About this exercise:
In the listing below, the answer starts at the line that has "- Nov 7: purchased 158 bottles @ $19" and stops after the line that has "- Nov 14: sold 81 bottles"; please repeat that part exactly and nothing more.

Provided data:

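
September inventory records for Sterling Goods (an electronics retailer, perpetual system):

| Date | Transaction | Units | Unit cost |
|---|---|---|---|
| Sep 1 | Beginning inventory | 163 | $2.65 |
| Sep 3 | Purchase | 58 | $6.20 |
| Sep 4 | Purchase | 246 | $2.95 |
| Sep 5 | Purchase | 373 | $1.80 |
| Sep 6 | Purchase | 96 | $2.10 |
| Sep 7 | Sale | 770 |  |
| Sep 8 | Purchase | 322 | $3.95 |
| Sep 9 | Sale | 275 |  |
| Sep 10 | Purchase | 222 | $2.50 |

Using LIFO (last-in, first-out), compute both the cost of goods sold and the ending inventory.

Sep 7, 770 sold [LIFO — newest first]: 96 @ $2.10 + 373 @ $1.80 + 246 @ $2.95 + 55 @ $6.20 = $1,939.70
Sep 9, 275 sold [LIFO — newest first]: 275 @ $3.95 = $1,086.25
Total COGS = $1,939.70 + $1,086.25 = $3,025.95
Ending inventory: 163 @ $2.65 + 3 @ $6.20 + 47 @ $3.95 + 222 @ $2.50 = $1,191.20
Check: goods available $4,217.15 = COGS $3,025.95 + ending $1,191.20

COGS = $3,025.95; ending inventory = $1,191.20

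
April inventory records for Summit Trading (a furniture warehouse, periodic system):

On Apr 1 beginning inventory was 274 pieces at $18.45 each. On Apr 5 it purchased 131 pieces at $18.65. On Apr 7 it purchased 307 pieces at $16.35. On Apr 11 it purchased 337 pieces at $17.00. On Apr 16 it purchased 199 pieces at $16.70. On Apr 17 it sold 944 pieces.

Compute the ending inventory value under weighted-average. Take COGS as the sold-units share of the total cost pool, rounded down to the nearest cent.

Ending inventory = $5,254.28

Apr 17, sell 944: 944/1248 × $21,570.20 → $16,315.92
Ending inventory (cost pool remaining) = $5,254.28
Check: goods available $21,570.20 = COGS $16,315.92 + ending $5,254.28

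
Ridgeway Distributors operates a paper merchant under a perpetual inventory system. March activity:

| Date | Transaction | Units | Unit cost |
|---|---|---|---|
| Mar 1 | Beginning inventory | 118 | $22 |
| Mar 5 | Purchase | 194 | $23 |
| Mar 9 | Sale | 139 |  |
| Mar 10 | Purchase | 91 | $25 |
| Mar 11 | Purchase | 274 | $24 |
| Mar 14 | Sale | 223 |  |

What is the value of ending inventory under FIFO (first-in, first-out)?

Mar 9, 139 sold [FIFO — oldest first]: 118 @ $22 + 21 @ $23 = $3,079
Mar 14, 223 sold [FIFO — oldest first]: 173 @ $23 + 50 @ $25 = $5,229
Total COGS = $3,079 + $5,229 = $8,308
Ending inventory: 41 @ $25 + 274 @ $24 = $7,601

Ending inventory = $7,601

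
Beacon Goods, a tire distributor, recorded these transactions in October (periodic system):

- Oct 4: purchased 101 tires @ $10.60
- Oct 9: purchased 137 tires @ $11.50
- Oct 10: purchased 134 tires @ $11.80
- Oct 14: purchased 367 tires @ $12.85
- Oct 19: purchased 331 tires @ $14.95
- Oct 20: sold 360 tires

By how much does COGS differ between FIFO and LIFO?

FIFO COGS: 101 @ $10.60 + 137 @ $11.50 + 122 @ $11.80 = $4,085.70
LIFO COGS: 331 @ $14.95 + 29 @ $12.85 = $5,321.10
Difference = |$4,085.70 − $5,321.10| = $1,235.40

$1,235.40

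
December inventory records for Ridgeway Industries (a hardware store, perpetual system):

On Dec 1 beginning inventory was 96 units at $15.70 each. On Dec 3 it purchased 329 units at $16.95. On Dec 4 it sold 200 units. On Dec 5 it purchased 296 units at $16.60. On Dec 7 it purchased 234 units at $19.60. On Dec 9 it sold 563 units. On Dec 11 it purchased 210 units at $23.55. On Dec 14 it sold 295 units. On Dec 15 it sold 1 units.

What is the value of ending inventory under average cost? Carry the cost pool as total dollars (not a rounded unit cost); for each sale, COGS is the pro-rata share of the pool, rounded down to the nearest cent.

Ending inventory = $2,192.55

After Dec 1: 96 on hand, pool $1,507.20 (≈ $15.7000 each)
After Dec 3: 425 on hand, pool $7,083.75 (≈ $16.6676 each)
Dec 4, sell 200: 200/425 × $7,083.75 → $3,333.52
After Dec 5: 521 on hand, pool $8,663.83 (≈ $16.6292 each)
After Dec 7: 755 on hand, pool $13,250.23 (≈ $17.5500 each)
Dec 9, sell 563: 563/755 × $13,250.23 → $9,880.63
After Dec 11: 402 on hand, pool $8,315.10 (≈ $20.6843 each)
Dec 14, sell 295: 295/402 × $8,315.10 → $6,101.87
Dec 15, sell 1: 1/107 × $2,213.23 → $20.68
Total COGS = $3,333.52 + $9,880.63 + $6,101.87 + $20.68 = $19,336.70
Ending inventory (cost pool remaining) = $2,192.55
Check: goods available $21,529.25 = COGS $19,336.70 + ending $2,192.55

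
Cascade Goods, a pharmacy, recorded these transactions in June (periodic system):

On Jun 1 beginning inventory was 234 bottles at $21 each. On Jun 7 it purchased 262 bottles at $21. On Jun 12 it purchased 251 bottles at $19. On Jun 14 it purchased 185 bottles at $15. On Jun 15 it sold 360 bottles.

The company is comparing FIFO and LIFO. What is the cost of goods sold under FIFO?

COGS = $7,560

FIFO COGS: 234 @ $21 + 126 @ $21 = $7,560
LIFO COGS: 185 @ $15 + 175 @ $19 = $6,100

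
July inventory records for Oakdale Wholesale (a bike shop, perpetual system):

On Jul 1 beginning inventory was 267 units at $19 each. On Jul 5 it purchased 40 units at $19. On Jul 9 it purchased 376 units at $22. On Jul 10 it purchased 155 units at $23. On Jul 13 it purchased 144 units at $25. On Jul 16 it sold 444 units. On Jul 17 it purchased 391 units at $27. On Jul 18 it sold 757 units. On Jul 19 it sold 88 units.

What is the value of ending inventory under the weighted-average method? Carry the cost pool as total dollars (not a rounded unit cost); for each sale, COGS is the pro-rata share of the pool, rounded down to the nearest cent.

Ending inventory = $2,008.23

After Jul 1: 267 on hand, pool $5,073.00 (≈ $19.0000 each)
After Jul 5: 307 on hand, pool $5,833.00 (≈ $19.0000 each)
After Jul 9: 683 on hand, pool $14,105.00 (≈ $20.6515 each)
After Jul 10: 838 on hand, pool $17,670.00 (≈ $21.0859 each)
After Jul 13: 982 on hand, pool $21,270.00 (≈ $21.6599 each)
Jul 16, sell 444: 444/982 × $21,270.00 → $9,616.98
After Jul 17: 929 on hand, pool $22,210.02 (≈ $23.9074 each)
Jul 18, sell 757: 757/929 × $22,210.02 → $18,097.93
Jul 19, sell 88: 88/172 × $4,112.09 → $2,103.86
Total COGS = $9,616.98 + $18,097.93 + $2,103.86 = $29,818.77
Ending inventory (cost pool remaining) = $2,008.23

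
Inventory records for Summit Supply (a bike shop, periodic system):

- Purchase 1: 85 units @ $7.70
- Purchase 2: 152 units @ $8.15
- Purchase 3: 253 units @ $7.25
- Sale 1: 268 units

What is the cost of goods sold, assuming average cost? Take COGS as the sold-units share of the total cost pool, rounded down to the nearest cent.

Sale 1, sell 268: 268/490 × $3,727.55 → $2,038.74
Ending inventory (cost pool remaining) = $1,688.81

COGS = $2,038.74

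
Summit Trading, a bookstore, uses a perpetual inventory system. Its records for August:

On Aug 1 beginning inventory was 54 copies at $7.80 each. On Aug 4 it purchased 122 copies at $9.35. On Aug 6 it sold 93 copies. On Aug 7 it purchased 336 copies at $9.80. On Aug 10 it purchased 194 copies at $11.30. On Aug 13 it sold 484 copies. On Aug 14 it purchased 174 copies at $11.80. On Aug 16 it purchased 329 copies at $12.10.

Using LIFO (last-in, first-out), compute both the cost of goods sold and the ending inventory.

COGS = $5,903.75; ending inventory = $7,177.25

Aug 6, 93 sold [LIFO — newest first]: 93 @ $9.35 = $869.55
Aug 13, 484 sold [LIFO — newest first]: 194 @ $11.30 + 290 @ $9.80 = $5,034.20
Total COGS = $869.55 + $5,034.20 = $5,903.75
Ending inventory: 54 @ $7.80 + 29 @ $9.35 + 46 @ $9.80 + 174 @ $11.80 + 329 @ $12.10 = $7,177.25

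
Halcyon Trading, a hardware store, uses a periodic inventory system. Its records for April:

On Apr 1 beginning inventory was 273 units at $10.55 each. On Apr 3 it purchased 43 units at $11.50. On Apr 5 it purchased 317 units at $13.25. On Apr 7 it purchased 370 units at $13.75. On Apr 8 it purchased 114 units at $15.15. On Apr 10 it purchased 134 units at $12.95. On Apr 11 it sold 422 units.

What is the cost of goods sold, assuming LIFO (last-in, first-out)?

Apr 11, 422 sold [LIFO — newest first]: 134 @ $12.95 + 114 @ $15.15 + 174 @ $13.75 = $5,854.90
Ending inventory: 273 @ $10.55 + 43 @ $11.50 + 317 @ $13.25 + 196 @ $13.75 = $10,269.90

COGS = $5,854.90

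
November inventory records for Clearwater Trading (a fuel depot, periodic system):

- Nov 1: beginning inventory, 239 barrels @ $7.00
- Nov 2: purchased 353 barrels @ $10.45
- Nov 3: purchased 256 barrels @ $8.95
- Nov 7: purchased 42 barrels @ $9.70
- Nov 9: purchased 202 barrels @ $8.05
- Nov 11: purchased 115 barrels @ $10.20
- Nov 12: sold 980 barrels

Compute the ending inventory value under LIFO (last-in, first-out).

Nov 12, 980 sold [LIFO — newest first]: 115 @ $10.20 + 202 @ $8.05 + 42 @ $9.70 + 256 @ $8.95 + 353 @ $10.45 + 12 @ $7.00 = $9,270.55
Ending inventory: 227 @ $7.00 = $1,589.00

Ending inventory = $1,589.00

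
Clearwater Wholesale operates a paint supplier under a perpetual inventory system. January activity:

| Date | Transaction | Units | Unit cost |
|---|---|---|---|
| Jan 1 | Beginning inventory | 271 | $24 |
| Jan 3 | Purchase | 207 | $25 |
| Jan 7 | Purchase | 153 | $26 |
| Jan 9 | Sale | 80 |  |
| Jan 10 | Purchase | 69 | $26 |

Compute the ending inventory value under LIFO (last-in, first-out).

Jan 9, 80 sold [LIFO — newest first]: 80 @ $26 = $2,080
Ending inventory: 271 @ $24 + 207 @ $25 + 73 @ $26 + 69 @ $26 = $15,371
Check: goods available $17,451 = COGS $2,080 + ending $15,371

Ending inventory = $15,371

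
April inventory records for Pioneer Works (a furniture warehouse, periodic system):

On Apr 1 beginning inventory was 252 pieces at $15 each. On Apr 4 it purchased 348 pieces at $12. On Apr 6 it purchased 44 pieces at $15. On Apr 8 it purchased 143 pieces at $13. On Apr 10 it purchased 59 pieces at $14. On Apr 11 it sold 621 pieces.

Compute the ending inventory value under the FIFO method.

Ending inventory = $3,030

Apr 11, 621 sold [FIFO — oldest first]: 252 @ $15 + 348 @ $12 + 21 @ $15 = $8,271
Ending inventory: 23 @ $15 + 143 @ $13 + 59 @ $14 = $3,030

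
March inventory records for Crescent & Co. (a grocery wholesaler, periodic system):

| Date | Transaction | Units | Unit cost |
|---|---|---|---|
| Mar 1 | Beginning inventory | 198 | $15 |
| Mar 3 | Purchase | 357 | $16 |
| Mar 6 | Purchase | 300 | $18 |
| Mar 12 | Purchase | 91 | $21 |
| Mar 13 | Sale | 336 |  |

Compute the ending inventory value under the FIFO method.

Ending inventory = $10,815

Mar 13, 336 sold [FIFO — oldest first]: 198 @ $15 + 138 @ $16 = $5,178
Ending inventory: 219 @ $16 + 300 @ $18 + 91 @ $21 = $10,815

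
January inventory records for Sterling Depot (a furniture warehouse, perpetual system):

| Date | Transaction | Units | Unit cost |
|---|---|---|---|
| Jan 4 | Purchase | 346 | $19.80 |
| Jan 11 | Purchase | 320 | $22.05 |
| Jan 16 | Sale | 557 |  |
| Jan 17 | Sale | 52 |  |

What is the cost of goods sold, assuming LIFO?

COGS = $12,778.20

Jan 16, 557 sold [LIFO — newest first]: 320 @ $22.05 + 237 @ $19.80 = $11,748.60
Jan 17, 52 sold [LIFO — newest first]: 52 @ $19.80 = $1,029.60
Total COGS = $11,748.60 + $1,029.60 = $12,778.20
Ending inventory: 57 @ $19.80 = $1,128.60
Check: goods available $13,906.80 = COGS $12,778.20 + ending $1,128.60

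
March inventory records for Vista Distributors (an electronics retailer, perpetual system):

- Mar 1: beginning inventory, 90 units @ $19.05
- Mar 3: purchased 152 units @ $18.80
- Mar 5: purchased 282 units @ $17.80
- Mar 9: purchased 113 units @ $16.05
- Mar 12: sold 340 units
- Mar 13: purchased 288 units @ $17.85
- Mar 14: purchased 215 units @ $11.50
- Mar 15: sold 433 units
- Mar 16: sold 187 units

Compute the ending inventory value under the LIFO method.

Ending inventory = $3,406.50

Mar 12, 340 sold [LIFO — newest first]: 113 @ $16.05 + 227 @ $17.80 = $5,854.25
Mar 15, 433 sold [LIFO — newest first]: 215 @ $11.50 + 218 @ $17.85 = $6,363.80
Mar 16, 187 sold [LIFO — newest first]: 70 @ $17.85 + 55 @ $17.80 + 62 @ $18.80 = $3,394.10
Total COGS = $5,854.25 + $6,363.80 + $3,394.10 = $15,612.15
Ending inventory: 90 @ $19.05 + 90 @ $18.80 = $3,406.50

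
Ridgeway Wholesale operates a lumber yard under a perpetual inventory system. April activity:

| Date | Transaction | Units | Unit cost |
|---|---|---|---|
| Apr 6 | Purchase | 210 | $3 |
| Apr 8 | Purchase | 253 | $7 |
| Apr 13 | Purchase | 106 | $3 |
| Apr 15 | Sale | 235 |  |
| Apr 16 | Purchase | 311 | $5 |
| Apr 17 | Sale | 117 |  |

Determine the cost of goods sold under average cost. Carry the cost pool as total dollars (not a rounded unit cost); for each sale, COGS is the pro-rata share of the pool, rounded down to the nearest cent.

After Apr 6: 210 on hand, pool $630.00 (≈ $3.0000 each)
After Apr 8: 463 on hand, pool $2,401.00 (≈ $5.1857 each)
After Apr 13: 569 on hand, pool $2,719.00 (≈ $4.7786 each)
Apr 15, sell 235: 235/569 × $2,719.00 → $1,122.96
After Apr 16: 645 on hand, pool $3,151.04 (≈ $4.8853 each)
Apr 17, sell 117: 117/645 × $3,151.04 → $571.58
Total COGS = $1,122.96 + $571.58 = $1,694.54
Ending inventory (cost pool remaining) = $2,579.46
Check: goods available $4,274.00 = COGS $1,694.54 + ending $2,579.46

COGS = $1,694.54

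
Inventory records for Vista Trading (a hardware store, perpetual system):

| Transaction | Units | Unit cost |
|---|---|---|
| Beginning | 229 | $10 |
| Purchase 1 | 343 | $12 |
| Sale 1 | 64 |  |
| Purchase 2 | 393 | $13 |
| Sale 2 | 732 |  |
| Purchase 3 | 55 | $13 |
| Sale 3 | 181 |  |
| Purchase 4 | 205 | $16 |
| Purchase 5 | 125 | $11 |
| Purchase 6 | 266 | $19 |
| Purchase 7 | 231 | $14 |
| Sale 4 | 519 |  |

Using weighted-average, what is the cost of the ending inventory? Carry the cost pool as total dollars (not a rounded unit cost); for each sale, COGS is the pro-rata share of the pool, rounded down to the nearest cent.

After Beginning: 229 on hand, pool $2,290.00 (≈ $10.0000 each)
After Purchase 1: 572 on hand, pool $6,406.00 (≈ $11.1993 each)
Sale 1, sell 64: 64/572 × $6,406.00 → $716.75
After Purchase 2: 901 on hand, pool $10,798.25 (≈ $11.9847 each)
Sale 2, sell 732: 732/901 × $10,798.25 → $8,772.82
After Purchase 3: 224 on hand, pool $2,740.43 (≈ $12.2341 each)
Sale 3, sell 181: 181/224 × $2,740.43 → $2,214.36
After Purchase 4: 248 on hand, pool $3,806.07 (≈ $15.3471 each)
After Purchase 5: 373 on hand, pool $5,181.07 (≈ $13.8903 each)
After Purchase 6: 639 on hand, pool $10,235.07 (≈ $16.0173 each)
After Purchase 7: 870 on hand, pool $13,469.07 (≈ $15.4817 each)
Sale 4, sell 519: 519/870 × $13,469.07 → $8,034.99
Total COGS = $716.75 + $8,772.82 + $2,214.36 + $8,034.99 = $19,738.92
Ending inventory (cost pool remaining) = $5,434.08

Ending inventory = $5,434.08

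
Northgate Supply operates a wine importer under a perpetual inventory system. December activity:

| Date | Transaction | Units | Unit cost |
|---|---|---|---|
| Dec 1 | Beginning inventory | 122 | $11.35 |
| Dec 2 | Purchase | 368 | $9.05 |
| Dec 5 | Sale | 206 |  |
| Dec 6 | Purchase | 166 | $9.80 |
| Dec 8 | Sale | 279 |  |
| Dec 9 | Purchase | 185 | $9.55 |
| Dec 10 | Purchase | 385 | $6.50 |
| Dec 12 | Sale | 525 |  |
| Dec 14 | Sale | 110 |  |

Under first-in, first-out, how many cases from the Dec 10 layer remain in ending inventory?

106

Dec 5, 206 sold [FIFO — oldest first]: 122 @ $11.35 + 84 @ $9.05 = $2,144.90
Dec 8, 279 sold [FIFO — oldest first]: 279 @ $9.05 = $2,524.95
Dec 12, 525 sold [FIFO — oldest first]: 5 @ $9.05 + 166 @ $9.80 + 185 @ $9.55 + 169 @ $6.50 = $4,537.30
Dec 14, 110 sold [FIFO — oldest first]: 110 @ $6.50 = $715.00
Total COGS = $2,144.90 + $2,524.95 + $4,537.30 + $715.00 = $9,922.15
Ending inventory: 106 @ $6.50 = $689.00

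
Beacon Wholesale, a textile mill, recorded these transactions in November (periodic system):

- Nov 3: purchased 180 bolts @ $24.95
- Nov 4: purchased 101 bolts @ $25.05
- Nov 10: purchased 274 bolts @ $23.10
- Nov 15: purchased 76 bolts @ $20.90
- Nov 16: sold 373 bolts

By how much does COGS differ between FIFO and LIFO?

FIFO COGS: 180 @ $24.95 + 101 @ $25.05 + 92 @ $23.10 = $9,146.25
LIFO COGS: 76 @ $20.90 + 274 @ $23.10 + 23 @ $25.05 = $8,493.95
Difference = |$9,146.25 − $8,493.95| = $652.30

$652.30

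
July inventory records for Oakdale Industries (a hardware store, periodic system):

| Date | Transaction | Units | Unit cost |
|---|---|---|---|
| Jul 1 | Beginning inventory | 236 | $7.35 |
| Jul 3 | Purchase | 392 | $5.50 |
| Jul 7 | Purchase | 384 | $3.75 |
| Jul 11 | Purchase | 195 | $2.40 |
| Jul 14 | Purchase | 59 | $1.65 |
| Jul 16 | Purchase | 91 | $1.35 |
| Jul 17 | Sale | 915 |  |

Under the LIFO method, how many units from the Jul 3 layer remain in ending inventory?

206

Jul 17, 915 sold [LIFO — newest first]: 91 @ $1.35 + 59 @ $1.65 + 195 @ $2.40 + 384 @ $3.75 + 186 @ $5.50 = $3,151.20
Ending inventory: 236 @ $7.35 + 206 @ $5.50 = $2,867.60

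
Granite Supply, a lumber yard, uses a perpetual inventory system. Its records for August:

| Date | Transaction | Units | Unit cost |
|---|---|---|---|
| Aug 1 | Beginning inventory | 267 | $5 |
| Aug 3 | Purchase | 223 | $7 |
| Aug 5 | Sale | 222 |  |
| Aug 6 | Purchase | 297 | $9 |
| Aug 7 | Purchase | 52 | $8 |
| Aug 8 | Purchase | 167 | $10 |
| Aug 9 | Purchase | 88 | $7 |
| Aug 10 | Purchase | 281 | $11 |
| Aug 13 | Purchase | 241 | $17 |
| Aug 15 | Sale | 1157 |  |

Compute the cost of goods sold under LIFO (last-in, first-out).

COGS = $14,274

Aug 5, 222 sold [LIFO — newest first]: 222 @ $7 = $1,554
Aug 15, 1157 sold [LIFO — newest first]: 241 @ $17 + 281 @ $11 + 88 @ $7 + 167 @ $10 + 52 @ $8 + 297 @ $9 + 1 @ $7 + 30 @ $5 = $12,720
Total COGS = $1,554 + $12,720 = $14,274
Ending inventory: 237 @ $5 = $1,185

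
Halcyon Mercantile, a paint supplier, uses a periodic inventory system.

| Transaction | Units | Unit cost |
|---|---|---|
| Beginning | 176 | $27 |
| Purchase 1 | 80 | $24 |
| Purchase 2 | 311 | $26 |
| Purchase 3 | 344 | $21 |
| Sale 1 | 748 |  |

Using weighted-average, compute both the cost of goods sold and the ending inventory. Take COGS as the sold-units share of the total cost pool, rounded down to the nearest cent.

COGS = $18,048.88; ending inventory = $3,933.12

Sale 1, sell 748: 748/911 × $21,982.00 → $18,048.88
Ending inventory (cost pool remaining) = $3,933.12
Check: goods available $21,982.00 = COGS $18,048.88 + ending $3,933.12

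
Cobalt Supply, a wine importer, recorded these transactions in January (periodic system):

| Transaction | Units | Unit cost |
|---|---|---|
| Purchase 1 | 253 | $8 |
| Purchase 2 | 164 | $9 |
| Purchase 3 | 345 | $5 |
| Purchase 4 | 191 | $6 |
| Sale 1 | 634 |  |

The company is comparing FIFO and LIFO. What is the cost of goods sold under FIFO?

COGS = $4,585

FIFO COGS: 253 @ $8 + 164 @ $9 + 217 @ $5 = $4,585
LIFO COGS: 191 @ $6 + 345 @ $5 + 98 @ $9 = $3,753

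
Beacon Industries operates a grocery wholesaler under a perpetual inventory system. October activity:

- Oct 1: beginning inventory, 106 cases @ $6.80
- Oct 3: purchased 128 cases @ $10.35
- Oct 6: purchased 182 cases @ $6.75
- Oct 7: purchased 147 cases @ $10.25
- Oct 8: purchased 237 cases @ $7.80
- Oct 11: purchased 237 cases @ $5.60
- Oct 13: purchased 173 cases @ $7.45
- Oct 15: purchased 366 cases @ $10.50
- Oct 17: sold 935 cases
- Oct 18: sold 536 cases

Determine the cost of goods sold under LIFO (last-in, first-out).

COGS = $12,374.50

Oct 17, 935 sold [LIFO — newest first]: 366 @ $10.50 + 173 @ $7.45 + 237 @ $5.60 + 159 @ $7.80 = $7,699.25
Oct 18, 536 sold [LIFO — newest first]: 78 @ $7.80 + 147 @ $10.25 + 182 @ $6.75 + 128 @ $10.35 + 1 @ $6.80 = $4,675.25
Total COGS = $7,699.25 + $4,675.25 = $12,374.50
Ending inventory: 105 @ $6.80 = $714.00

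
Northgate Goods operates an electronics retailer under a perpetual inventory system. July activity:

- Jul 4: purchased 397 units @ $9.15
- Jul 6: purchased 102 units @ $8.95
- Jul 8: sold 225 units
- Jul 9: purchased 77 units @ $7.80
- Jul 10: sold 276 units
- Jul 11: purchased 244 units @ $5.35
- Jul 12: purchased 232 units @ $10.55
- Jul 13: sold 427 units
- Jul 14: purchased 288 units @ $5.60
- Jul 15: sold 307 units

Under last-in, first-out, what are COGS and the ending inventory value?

Jul 8, 225 sold [LIFO — newest first]: 102 @ $8.95 + 123 @ $9.15 = $2,038.35
Jul 10, 276 sold [LIFO — newest first]: 77 @ $7.80 + 199 @ $9.15 = $2,421.45
Jul 13, 427 sold [LIFO — newest first]: 232 @ $10.55 + 195 @ $5.35 = $3,490.85
Jul 15, 307 sold [LIFO — newest first]: 288 @ $5.60 + 19 @ $5.35 = $1,714.45
Total COGS = $2,038.35 + $2,421.45 + $3,490.85 + $1,714.45 = $9,665.10
Ending inventory: 75 @ $9.15 + 30 @ $5.35 = $846.75
Check: goods available $10,511.85 = COGS $9,665.10 + ending $846.75

COGS = $9,665.10; ending inventory = $846.75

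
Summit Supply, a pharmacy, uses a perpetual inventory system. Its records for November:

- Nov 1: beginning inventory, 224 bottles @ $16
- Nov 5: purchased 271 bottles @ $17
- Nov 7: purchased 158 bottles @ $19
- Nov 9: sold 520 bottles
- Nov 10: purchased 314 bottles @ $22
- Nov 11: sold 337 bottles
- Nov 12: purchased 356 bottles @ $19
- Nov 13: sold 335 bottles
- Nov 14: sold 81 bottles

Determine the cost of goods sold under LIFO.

COGS = $24,065

Nov 9, 520 sold [LIFO — newest first]: 158 @ $19 + 271 @ $17 + 91 @ $16 = $9,065
Nov 11, 337 sold [LIFO — newest first]: 314 @ $22 + 23 @ $16 = $7,276
Nov 13, 335 sold [LIFO — newest first]: 335 @ $19 = $6,365
Nov 14, 81 sold [LIFO — newest first]: 21 @ $19 + 60 @ $16 = $1,359
Total COGS = $9,065 + $7,276 + $6,365 + $1,359 = $24,065
Ending inventory: 50 @ $16 = $800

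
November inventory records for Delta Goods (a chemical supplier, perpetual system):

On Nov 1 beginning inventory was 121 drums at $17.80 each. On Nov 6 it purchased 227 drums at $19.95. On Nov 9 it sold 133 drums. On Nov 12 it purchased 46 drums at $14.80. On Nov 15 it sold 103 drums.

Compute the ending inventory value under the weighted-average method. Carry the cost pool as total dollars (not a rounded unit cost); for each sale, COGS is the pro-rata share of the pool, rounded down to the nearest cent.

Ending inventory = $2,911.40

After Nov 1: 121 on hand, pool $2,153.80 (≈ $17.8000 each)
After Nov 6: 348 on hand, pool $6,682.45 (≈ $19.2024 each)
Nov 9, sell 133: 133/348 × $6,682.45 → $2,553.92
After Nov 12: 261 on hand, pool $4,809.33 (≈ $18.4266 each)
Nov 15, sell 103: 103/261 × $4,809.33 → $1,897.93
Total COGS = $2,553.92 + $1,897.93 = $4,451.85
Ending inventory (cost pool remaining) = $2,911.40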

Result:
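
- Nov 7: purchased 158 bottles @ $19
- Nov 9: sold 520 bottles
- Nov 10: purchased 314 bottles @ $22
- Nov 11: sold 337 bottles
- Nov 12: purchased 356 bottles @ $19
- Nov 13: sold 335 bottles
- Nov 14: sold 81 bottles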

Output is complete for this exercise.